WHAT IS EXPECTED – Gather every line of the entries that includes the word "Answer".

Entries taken from a collection:
"""
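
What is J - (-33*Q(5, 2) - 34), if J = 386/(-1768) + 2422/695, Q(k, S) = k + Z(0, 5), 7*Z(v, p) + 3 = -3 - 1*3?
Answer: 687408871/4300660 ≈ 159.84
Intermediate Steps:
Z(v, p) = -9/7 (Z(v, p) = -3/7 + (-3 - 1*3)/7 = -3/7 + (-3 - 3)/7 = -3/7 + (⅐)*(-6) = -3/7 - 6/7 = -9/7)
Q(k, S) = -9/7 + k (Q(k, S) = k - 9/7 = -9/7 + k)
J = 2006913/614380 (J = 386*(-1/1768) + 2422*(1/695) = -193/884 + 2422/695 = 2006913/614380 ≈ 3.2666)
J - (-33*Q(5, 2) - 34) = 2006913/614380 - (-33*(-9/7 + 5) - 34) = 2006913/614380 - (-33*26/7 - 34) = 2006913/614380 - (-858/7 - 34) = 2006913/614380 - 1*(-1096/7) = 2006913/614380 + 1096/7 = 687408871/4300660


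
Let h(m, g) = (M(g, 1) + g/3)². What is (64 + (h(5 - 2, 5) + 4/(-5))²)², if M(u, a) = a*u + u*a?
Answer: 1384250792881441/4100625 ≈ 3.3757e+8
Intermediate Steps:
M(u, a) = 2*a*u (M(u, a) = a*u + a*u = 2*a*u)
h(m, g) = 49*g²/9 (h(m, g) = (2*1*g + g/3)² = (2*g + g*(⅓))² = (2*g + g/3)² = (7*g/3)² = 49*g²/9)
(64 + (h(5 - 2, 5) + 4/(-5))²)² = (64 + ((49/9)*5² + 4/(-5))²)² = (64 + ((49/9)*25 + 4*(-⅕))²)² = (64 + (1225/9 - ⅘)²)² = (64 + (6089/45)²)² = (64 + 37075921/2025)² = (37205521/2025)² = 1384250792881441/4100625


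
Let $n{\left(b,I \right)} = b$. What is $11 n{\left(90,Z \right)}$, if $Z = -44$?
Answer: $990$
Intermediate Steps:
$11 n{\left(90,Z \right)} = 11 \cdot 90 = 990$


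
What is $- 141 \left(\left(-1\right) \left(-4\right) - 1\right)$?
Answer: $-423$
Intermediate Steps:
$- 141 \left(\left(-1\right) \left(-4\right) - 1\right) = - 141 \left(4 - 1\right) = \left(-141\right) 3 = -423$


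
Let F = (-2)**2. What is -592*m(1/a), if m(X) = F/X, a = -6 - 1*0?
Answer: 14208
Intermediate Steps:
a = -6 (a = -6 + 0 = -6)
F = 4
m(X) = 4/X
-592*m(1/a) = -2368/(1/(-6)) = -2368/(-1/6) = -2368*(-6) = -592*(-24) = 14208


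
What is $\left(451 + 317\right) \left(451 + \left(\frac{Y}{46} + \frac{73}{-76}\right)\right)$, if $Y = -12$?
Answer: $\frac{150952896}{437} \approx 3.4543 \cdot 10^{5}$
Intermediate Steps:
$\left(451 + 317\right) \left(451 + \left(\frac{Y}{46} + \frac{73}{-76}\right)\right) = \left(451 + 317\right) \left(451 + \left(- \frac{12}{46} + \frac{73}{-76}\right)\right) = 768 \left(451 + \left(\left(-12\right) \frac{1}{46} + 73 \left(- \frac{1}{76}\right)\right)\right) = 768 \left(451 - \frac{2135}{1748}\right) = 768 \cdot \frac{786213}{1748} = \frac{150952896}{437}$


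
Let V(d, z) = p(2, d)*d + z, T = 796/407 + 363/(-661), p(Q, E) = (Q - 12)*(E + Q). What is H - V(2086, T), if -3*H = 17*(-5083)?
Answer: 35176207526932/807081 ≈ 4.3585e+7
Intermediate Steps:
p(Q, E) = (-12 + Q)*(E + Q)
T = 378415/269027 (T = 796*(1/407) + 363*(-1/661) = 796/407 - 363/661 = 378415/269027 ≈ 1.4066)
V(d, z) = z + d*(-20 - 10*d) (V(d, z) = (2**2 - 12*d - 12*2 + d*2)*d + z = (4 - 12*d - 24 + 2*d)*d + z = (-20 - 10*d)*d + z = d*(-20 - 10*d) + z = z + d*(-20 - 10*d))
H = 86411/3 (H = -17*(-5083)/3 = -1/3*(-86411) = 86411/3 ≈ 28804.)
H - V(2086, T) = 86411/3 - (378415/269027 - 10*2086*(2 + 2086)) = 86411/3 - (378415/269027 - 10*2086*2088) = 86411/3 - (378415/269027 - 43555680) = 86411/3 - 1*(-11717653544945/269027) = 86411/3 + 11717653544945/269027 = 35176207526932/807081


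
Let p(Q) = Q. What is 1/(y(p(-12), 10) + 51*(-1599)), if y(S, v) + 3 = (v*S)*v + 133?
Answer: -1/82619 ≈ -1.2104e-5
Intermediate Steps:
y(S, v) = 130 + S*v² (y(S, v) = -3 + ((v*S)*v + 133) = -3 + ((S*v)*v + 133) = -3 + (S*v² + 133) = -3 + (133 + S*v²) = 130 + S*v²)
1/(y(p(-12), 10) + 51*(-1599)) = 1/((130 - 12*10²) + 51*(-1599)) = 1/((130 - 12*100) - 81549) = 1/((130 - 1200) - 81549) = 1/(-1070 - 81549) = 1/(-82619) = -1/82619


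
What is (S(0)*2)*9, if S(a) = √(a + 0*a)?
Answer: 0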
"""
THE COMPLETED TASK –
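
Answer: 687408871/4300660 ≈ 159.84
Answer: 1384250792881441/4100625 ≈ 3.3757e+8
Answer: $990$
Answer: $-423$
Answer: 14208
Answer: $\frac{150952896}{437} \approx 3.4543 \cdot 10^{5}$
Answer: 35176207526932/807081 ≈ 4.3585e+7
Answer: -1/82619 ≈ -1.2104e-5
Answer: 0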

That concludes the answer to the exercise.